[What is being asked]: What follows is a block of records; restate each one word for word.

[Dataset entries]:
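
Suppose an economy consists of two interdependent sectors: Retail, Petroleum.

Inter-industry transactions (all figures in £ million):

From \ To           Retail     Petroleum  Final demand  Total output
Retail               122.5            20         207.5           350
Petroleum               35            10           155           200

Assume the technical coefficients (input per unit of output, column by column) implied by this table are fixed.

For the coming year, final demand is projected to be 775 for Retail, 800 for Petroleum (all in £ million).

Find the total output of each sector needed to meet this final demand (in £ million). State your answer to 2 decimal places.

x_R = 1343.62, x_P = 983.54

Technical coefficients a_ij = z_ij / X_j:
  a_RR = 122.5/350 = 0.35, a_PR = 35/350 = 0.10
  a_RP = 20/200 = 0.10, a_PP = 10/200 = 0.05
I − A =
  [   0.65    -0.10]
  [  -0.10     0.95]
det(I−A) = (0.65)(0.95) − (-0.10)(-0.10) = 0.6075
adj(I−A) = [[0.95, 0.10], [0.10, 0.65]]
(I − A)⁻¹ = adj(I−A) / det(I−A) ≈
  [   1.5638     0.1646]
  [   0.1646     1.0700]
x = (I − A)⁻¹ d = adj(I−A)·d / det(I−A), with det(I−A) = 0.6075:
  x_R = (0.95·775 + 0.10·800) / 0.6075 = 816.25 / 0.6075 ≈ 1343.62
  x_P = (0.10·775 + 0.65·800) / 0.6075 = 597.50 / 0.6075 ≈ 983.54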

[Task output]:
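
Suppose an economy consists of two interdependent sectors: Retail, Petroleum.

Inter-industry transactions (all figures in £ million):

From \ To           Retail     Petroleum  Final demand  Total output
Retail               122.5            20         207.5           350
Petroleum               35            10           155           200

Assume the technical coefficients (input per unit of output, column by column) implied by this table are fixed.

For the coming year, final demand is projected to be 775 for Retail, 800 for Petroleum (all in £ million).

Find the total output of each sector needed to meet this final demand (in £ million). State your answer to 2 decimal places.

x_R = 1343.62, x_P = 983.54

Technical coefficients a_ij = z_ij / X_j:
  a_RR = 122.5/350 = 0.35, a_PR = 35/350 = 0.10
  a_RP = 20/200 = 0.10, a_PP = 10/200 = 0.05
I − A =
  [   0.65    -0.10]
  [  -0.10     0.95]
det(I−A) = (0.65)(0.95) − (-0.10)(-0.10) = 0.6075
adj(I−A) = [[0.95, 0.10], [0.10, 0.65]]
(I − A)⁻¹ = adj(I−A) / det(I−A) ≈
  [   1.5638     0.1646]
  [   0.1646     1.0700]
x = (I − A)⁻¹ d = adj(I−A)·d / det(I−A), with det(I−A) = 0.6075:
  x_R = (0.95·775 + 0.10·800) / 0.6075 = 816.25 / 0.6075 ≈ 1343.62
  x_P = (0.10·775 + 0.65·800) / 0.6075 = 597.50 / 0.6075 ≈ 983.54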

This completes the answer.